====== Input material

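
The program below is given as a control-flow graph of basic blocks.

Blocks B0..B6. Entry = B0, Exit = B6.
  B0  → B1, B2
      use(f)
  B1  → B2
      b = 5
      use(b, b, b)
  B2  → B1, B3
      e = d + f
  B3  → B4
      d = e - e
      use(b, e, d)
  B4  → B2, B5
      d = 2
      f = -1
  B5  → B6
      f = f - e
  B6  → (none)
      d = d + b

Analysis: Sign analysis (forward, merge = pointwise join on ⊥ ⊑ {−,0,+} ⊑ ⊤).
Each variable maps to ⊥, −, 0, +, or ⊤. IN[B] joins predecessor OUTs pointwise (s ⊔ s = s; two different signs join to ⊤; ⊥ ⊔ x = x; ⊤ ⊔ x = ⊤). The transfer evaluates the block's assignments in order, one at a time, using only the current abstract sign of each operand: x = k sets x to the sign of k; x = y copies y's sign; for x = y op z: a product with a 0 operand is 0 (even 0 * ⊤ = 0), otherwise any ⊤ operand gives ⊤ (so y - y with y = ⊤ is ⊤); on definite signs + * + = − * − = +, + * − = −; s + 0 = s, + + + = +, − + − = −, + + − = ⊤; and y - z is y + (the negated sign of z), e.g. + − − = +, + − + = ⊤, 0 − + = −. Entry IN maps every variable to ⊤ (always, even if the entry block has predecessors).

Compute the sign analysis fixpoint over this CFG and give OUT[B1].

Answer: {a: ⊤, b: +, c: ⊤, d: ⊤, e: ⊤, f: ⊤}

Trace:
Fixpoint table:
  B0:   IN=(all ⊤)   OUT=(all ⊤)
  B1:   IN=(all ⊤)   OUT={b:+; rest ⊤}
  B2:   IN=(all ⊤)   OUT=(all ⊤)
  B3:   IN=(all ⊤)   OUT=(all ⊤)
  B4:   IN=(all ⊤)   OUT={d:+, f:-; rest ⊤}
  B5:   IN={d:+, f:-; rest ⊤}   OUT={d:+; rest ⊤}
  B6:   IN={d:+; rest ⊤}   OUT=(all ⊤)

Merge at B1: IN[B1] = OUT[B0] ⊔ OUT[B2] = {a: ⊤, b: ⊤, c: ⊤, d: ⊤, e: ⊤, f: ⊤}
Applying B1's transfer function to that IN value gives OUT[B1] (row B1 above).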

============

Problem description: Look through the entries above, and wherever a line holds the word "pointwise", copy it.

Final answer:
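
Analysis: Sign analysis (forward, merge = pointwise join on ⊥ ⊑ {−,0,+} ⊑ ⊤).
Each variable maps to ⊥, −, 0, +, or ⊤. IN[B] joins predecessor OUTs pointwise (s ⊔ s = s; two different signs join to ⊤; ⊥ ⊔ x = x; ⊤ ⊔ x = ⊤). The transfer evaluates the block's assignments in order, one at a time, using only the current abstract sign of each operand: x = k sets x to the sign of k; x = y copies y's sign; for x = y op z: a product with a 0 operand is 0 (even 0 * ⊤ = 0), otherwise any ⊤ operand gives ⊤ (so y - y with y = ⊤ is ⊤); on definite signs + * + = − * − = +, + * − = −; s + 0 = s, + + + = +, − + − = −, + + − = ⊤; and y - z is y + (the negated sign of z), e.g. + − − = +, + − + = ⊤, 0 − + = −. Entry IN maps every variable to ⊤ (always, even if the entry block has predecessors).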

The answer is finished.